_REQUIREMENT_.
All of the records shown below need to be copied with no differences.

_DATA FOR ANALYSIS_.

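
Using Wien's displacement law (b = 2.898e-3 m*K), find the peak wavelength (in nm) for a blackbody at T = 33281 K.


lam_max = b / T = 2.898e-3 / 33281 = 8.708e-08 m = 87.0767 nm

87.0767 nm


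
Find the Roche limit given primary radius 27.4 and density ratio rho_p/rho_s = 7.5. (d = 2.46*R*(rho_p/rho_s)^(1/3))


d_Roche = 2.46 * 27.4 * 7.5^(1/3) = 131.9389

131.9389


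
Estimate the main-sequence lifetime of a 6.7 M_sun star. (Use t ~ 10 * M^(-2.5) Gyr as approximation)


t = 10 * M^(-2.5) = 10 * 6.7^(-2.5) = 0.0861

0.0861 Gyr


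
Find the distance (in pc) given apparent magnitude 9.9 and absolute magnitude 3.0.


d = 10^((m - M + 5)/5) = 10^((9.9 - 3.0 + 5)/5) = 239.8833

239.8833 pc


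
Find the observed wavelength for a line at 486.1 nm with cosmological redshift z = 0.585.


lam_obs = lam_emit * (1 + z) = 486.1 * (1 + 0.585) = 770.4685

770.4685 nm


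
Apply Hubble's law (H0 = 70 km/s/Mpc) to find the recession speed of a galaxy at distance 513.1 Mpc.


v = H0 * d = 70 * 513.1 = 35917.0

35917.0 km/s


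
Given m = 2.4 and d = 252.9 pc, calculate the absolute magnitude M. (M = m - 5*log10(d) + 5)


M = m - 5*log10(d) + 5 = 2.4 - 5*log10(252.9) + 5 = -4.6147

-4.6147


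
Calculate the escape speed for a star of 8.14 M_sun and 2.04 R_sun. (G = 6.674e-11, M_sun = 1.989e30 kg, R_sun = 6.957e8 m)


M = 8.14 * 1.989e30 kg = 1.619046e+31 kg; R = 2.04 * 6.957e8 m = 1.419228e+09 m. v_esc = sqrt(2GM/R) = sqrt(2 * 6.674e-11 * 1.619046e+31 / 1.419228e+09) = 1.234e+06

1.234e+06 m/s


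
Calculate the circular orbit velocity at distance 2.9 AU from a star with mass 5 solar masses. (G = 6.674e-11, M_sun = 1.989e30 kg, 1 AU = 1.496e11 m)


v = sqrt(GM/r) = sqrt(6.674e-11 * 9.945e+30 / 4.338e+11) = 39113.862

39113.862 m/s


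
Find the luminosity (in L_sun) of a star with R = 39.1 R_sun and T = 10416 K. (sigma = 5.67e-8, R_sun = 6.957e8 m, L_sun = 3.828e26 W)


R = 39.1 * 6.957e8 m = 2.720187e+10 m. L = 4*pi*R^2*sigma*T^4 = 4*pi*(2.720187e+10)^2 * 5.67e-8 * 10416^4 = 6.205750763e+30 W. L/L_sun = 6.205750763e+30 / 3.828e26 = 16211.4701

16211.4701 L_sun


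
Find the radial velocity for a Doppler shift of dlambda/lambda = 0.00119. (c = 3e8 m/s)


v = (dlambda/lambda) * c = 0.00119 * 3e8 = 357000.0

357000.0 m/s


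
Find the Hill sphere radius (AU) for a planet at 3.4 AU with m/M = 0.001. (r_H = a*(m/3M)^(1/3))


r_H = a * (m/3M)^(1/3) = 3.4 * (0.001/3)^(1/3) = 0.2357

0.2357 AU


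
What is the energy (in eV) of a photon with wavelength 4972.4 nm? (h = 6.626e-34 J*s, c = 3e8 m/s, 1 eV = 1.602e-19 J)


E = hc/lambda = 6.626e-34 * 3e8 / 4.972e-06 = 3.998e-20 J = 0.2495 eV

0.2495 eV


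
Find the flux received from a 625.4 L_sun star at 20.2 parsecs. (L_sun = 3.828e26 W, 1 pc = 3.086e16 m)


F = L / (4*pi*d^2) = 2.394e+29 / (4*pi*(6.234e+17)^2) = 4.903e-08

4.903e-08 W/m^2


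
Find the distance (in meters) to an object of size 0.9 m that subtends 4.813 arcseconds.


D = size / theta_rad, theta_rad = 4.813 * pi/(180*3600) = 2.333e-05, D = 38570.1902

38570.1902 m


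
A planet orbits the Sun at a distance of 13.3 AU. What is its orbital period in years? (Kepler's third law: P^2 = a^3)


P = a^(3/2) = 13.3^1.5 = 48.504

48.504 years


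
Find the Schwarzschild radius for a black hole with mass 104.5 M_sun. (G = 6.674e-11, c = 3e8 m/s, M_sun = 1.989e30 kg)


M = 104.5 * 1.989e30 kg = 2.078505e+32 kg. rs = 2GM/c^2 = 2 * 6.674e-11 * 2.078505e+32 / (3e8)^2 = 308265.386

308265.386 m


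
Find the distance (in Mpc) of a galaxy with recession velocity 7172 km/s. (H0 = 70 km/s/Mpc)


d = v / H0 = 7172 / 70 = 102.4571

102.4571 Mpc


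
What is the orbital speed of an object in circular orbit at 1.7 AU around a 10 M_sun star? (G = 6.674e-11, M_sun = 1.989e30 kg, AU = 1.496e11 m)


v = sqrt(GM/r) = sqrt(6.674e-11 * 1.989e+31 / 2.543e+11) = 72247.0694

72247.0694 m/s


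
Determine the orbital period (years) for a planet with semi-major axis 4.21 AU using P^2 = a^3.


P = a^(3/2) = 4.21^1.5 = 8.6382

8.6382 years


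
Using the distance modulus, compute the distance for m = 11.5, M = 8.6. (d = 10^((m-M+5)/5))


d = 10^((m - M + 5)/5) = 10^((11.5 - 8.6 + 5)/5) = 38.0189

38.0189 pc


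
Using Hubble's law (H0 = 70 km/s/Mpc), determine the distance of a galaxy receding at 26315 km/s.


d = v / H0 = 26315 / 70 = 375.9286

375.9286 Mpc


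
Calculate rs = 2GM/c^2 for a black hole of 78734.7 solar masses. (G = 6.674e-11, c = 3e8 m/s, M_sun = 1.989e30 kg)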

_EXPECTED ANSWER_.
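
Using Wien's displacement law (b = 2.898e-3 m*K), find the peak wavelength (in nm) for a blackbody at T = 33281 K.


lam_max = b / T = 2.898e-3 / 33281 = 8.708e-08 m = 87.0767 nm

87.0767 nm


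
Find the Roche limit given primary radius 27.4 and density ratio rho_p/rho_s = 7.5. (d = 2.46*R*(rho_p/rho_s)^(1/3))


d_Roche = 2.46 * 27.4 * 7.5^(1/3) = 131.9389

131.9389


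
Estimate the main-sequence lifetime of a 6.7 M_sun star. (Use t ~ 10 * M^(-2.5) Gyr as approximation)


t = 10 * M^(-2.5) = 10 * 6.7^(-2.5) = 0.0861

0.0861 Gyr


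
Find the distance (in pc) given apparent magnitude 9.9 and absolute magnitude 3.0.


d = 10^((m - M + 5)/5) = 10^((9.9 - 3.0 + 5)/5) = 239.8833

239.8833 pc


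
Find the observed wavelength for a line at 486.1 nm with cosmological redshift z = 0.585.


lam_obs = lam_emit * (1 + z) = 486.1 * (1 + 0.585) = 770.4685

770.4685 nm


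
Apply Hubble's law (H0 = 70 km/s/Mpc) to find the recession speed of a galaxy at distance 513.1 Mpc.


v = H0 * d = 70 * 513.1 = 35917.0

35917.0 km/s


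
Given m = 2.4 and d = 252.9 pc, calculate the absolute magnitude M. (M = m - 5*log10(d) + 5)


M = m - 5*log10(d) + 5 = 2.4 - 5*log10(252.9) + 5 = -4.6147

-4.6147


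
Calculate the escape speed for a star of 8.14 M_sun and 2.04 R_sun. (G = 6.674e-11, M_sun = 1.989e30 kg, R_sun = 6.957e8 m)


M = 8.14 * 1.989e30 kg = 1.619046e+31 kg; R = 2.04 * 6.957e8 m = 1.419228e+09 m. v_esc = sqrt(2GM/R) = sqrt(2 * 6.674e-11 * 1.619046e+31 / 1.419228e+09) = 1.234e+06

1.234e+06 m/s


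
Calculate the circular orbit velocity at distance 2.9 AU from a star with mass 5 solar masses. (G = 6.674e-11, M_sun = 1.989e30 kg, 1 AU = 1.496e11 m)


v = sqrt(GM/r) = sqrt(6.674e-11 * 9.945e+30 / 4.338e+11) = 39113.862

39113.862 m/s


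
Find the luminosity (in L_sun) of a star with R = 39.1 R_sun and T = 10416 K. (sigma = 5.67e-8, R_sun = 6.957e8 m, L_sun = 3.828e26 W)


R = 39.1 * 6.957e8 m = 2.720187e+10 m. L = 4*pi*R^2*sigma*T^4 = 4*pi*(2.720187e+10)^2 * 5.67e-8 * 10416^4 = 6.205750763e+30 W. L/L_sun = 6.205750763e+30 / 3.828e26 = 16211.4701

16211.4701 L_sun


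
Find the radial velocity for a Doppler shift of dlambda/lambda = 0.00119. (c = 3e8 m/s)


v = (dlambda/lambda) * c = 0.00119 * 3e8 = 357000.0

357000.0 m/s


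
Find the Hill sphere radius (AU) for a planet at 3.4 AU with m/M = 0.001. (r_H = a*(m/3M)^(1/3))


r_H = a * (m/3M)^(1/3) = 3.4 * (0.001/3)^(1/3) = 0.2357

0.2357 AU


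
What is the energy (in eV) of a photon with wavelength 4972.4 nm? (h = 6.626e-34 J*s, c = 3e8 m/s, 1 eV = 1.602e-19 J)


E = hc/lambda = 6.626e-34 * 3e8 / 4.972e-06 = 3.998e-20 J = 0.2495 eV

0.2495 eV


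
Find the flux received from a 625.4 L_sun star at 20.2 parsecs. (L_sun = 3.828e26 W, 1 pc = 3.086e16 m)


F = L / (4*pi*d^2) = 2.394e+29 / (4*pi*(6.234e+17)^2) = 4.903e-08

4.903e-08 W/m^2


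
Find the distance (in meters) to an object of size 0.9 m that subtends 4.813 arcseconds.


D = size / theta_rad, theta_rad = 4.813 * pi/(180*3600) = 2.333e-05, D = 38570.1902

38570.1902 m


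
A planet orbits the Sun at a distance of 13.3 AU. What is its orbital period in years? (Kepler's third law: P^2 = a^3)


P = a^(3/2) = 13.3^1.5 = 48.504

48.504 years


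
Find the Schwarzschild radius for a black hole with mass 104.5 M_sun. (G = 6.674e-11, c = 3e8 m/s, M_sun = 1.989e30 kg)


M = 104.5 * 1.989e30 kg = 2.078505e+32 kg. rs = 2GM/c^2 = 2 * 6.674e-11 * 2.078505e+32 / (3e8)^2 = 308265.386

308265.386 m


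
Find the distance (in Mpc) of a galaxy with recession velocity 7172 km/s. (H0 = 70 km/s/Mpc)


d = v / H0 = 7172 / 70 = 102.4571

102.4571 Mpc


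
What is the orbital speed of an object in circular orbit at 1.7 AU around a 10 M_sun star? (G = 6.674e-11, M_sun = 1.989e30 kg, AU = 1.496e11 m)


v = sqrt(GM/r) = sqrt(6.674e-11 * 1.989e+31 / 2.543e+11) = 72247.0694

72247.0694 m/s


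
Determine the orbital period (years) for a planet with semi-major axis 4.21 AU using P^2 = a^3.


P = a^(3/2) = 4.21^1.5 = 8.6382

8.6382 years


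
Using the distance modulus, compute the distance for m = 11.5, M = 8.6. (d = 10^((m-M+5)/5))


d = 10^((m - M + 5)/5) = 10^((11.5 - 8.6 + 5)/5) = 38.0189

38.0189 pc


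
Using Hubble's law (H0 = 70 km/s/Mpc), determine the distance of a galaxy receding at 26315 km/s.


d = v / H0 = 26315 / 70 = 375.9286

375.9286 Mpc


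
Calculate rs = 2GM/c^2 for a black hole of 78734.7 solar masses. (G = 6.674e-11, c = 3e8 m/s, M_sun = 1.989e30 kg)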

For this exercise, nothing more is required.